----- Source data -----

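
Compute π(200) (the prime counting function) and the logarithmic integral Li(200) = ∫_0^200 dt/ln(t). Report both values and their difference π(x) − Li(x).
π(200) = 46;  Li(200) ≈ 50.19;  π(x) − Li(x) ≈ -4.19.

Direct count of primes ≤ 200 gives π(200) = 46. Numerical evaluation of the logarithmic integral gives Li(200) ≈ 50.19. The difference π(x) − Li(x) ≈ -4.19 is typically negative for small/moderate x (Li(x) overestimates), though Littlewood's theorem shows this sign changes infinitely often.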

-----
----- Source data -----

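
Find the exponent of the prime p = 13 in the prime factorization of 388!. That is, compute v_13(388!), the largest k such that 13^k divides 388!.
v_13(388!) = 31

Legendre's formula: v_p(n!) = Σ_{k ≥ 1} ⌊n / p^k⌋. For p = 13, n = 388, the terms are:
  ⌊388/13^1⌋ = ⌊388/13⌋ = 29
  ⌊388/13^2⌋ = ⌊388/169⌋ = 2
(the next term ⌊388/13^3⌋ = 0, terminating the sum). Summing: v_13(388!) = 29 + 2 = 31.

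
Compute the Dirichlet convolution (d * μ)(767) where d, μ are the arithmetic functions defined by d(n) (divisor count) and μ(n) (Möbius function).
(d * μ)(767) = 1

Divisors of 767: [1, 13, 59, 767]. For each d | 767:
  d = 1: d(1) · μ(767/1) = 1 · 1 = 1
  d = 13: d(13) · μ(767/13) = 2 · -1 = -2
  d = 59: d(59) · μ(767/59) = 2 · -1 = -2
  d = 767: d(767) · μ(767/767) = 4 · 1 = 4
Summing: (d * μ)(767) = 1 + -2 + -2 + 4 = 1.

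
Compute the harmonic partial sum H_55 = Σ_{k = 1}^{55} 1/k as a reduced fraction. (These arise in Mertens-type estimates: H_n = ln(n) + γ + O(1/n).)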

-----
----- Source data -----

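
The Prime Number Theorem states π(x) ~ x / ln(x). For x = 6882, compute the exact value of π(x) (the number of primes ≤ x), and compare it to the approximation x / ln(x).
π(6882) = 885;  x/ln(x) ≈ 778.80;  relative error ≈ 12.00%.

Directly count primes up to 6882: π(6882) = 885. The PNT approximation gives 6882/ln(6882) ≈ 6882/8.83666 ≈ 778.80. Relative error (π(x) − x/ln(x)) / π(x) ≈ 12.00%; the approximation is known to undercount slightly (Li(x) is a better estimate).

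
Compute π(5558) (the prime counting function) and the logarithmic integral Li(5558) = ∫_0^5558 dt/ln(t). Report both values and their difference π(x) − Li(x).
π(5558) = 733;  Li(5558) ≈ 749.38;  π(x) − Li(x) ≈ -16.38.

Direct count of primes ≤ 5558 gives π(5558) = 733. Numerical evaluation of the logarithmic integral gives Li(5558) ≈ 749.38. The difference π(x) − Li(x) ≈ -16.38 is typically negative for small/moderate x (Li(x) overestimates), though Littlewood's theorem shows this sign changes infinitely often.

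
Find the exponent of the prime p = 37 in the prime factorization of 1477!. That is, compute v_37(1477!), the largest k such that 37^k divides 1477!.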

-----

• [Problem]: Everything starting at the line containing "Find the exponent of the prime p = 13" and ending at the line containing "Compute the harmonic" in the records above should be repeated exactly, and only that.

• [Task result]:
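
Find the exponent of the prime p = 13 in the prime factorization of 388!. That is, compute v_13(388!), the largest k such that 13^k divides 388!.
v_13(388!) = 31

Legendre's formula: v_p(n!) = Σ_{k ≥ 1} ⌊n / p^k⌋. For p = 13, n = 388, the terms are:
  ⌊388/13^1⌋ = ⌊388/13⌋ = 29
  ⌊388/13^2⌋ = ⌊388/169⌋ = 2
(the next term ⌊388/13^3⌋ = 0, terminating the sum). Summing: v_13(388!) = 29 + 2 = 31.

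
Compute the Dirichlet convolution (d * μ)(767) where d, μ are the arithmetic functions defined by d(n) (divisor count) and μ(n) (Möbius function).
(d * μ)(767) = 1

Divisors of 767: [1, 13, 59, 767]. For each d | 767:
  d = 1: d(1) · μ(767/1) = 1 · 1 = 1
  d = 13: d(13) · μ(767/13) = 2 · -1 = -2
  d = 59: d(59) · μ(767/59) = 2 · -1 = -2
  d = 767: d(767) · μ(767/767) = 4 · 1 = 4
Summing: (d * μ)(767) = 1 + -2 + -2 + 4 = 1.

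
Compute the harmonic partial sum H_55 = Σ_{k = 1}^{55} 1/k as a reduced fraction. (These arise in Mertens-type estimates: H_n = ln(n) + γ + O(1/n).)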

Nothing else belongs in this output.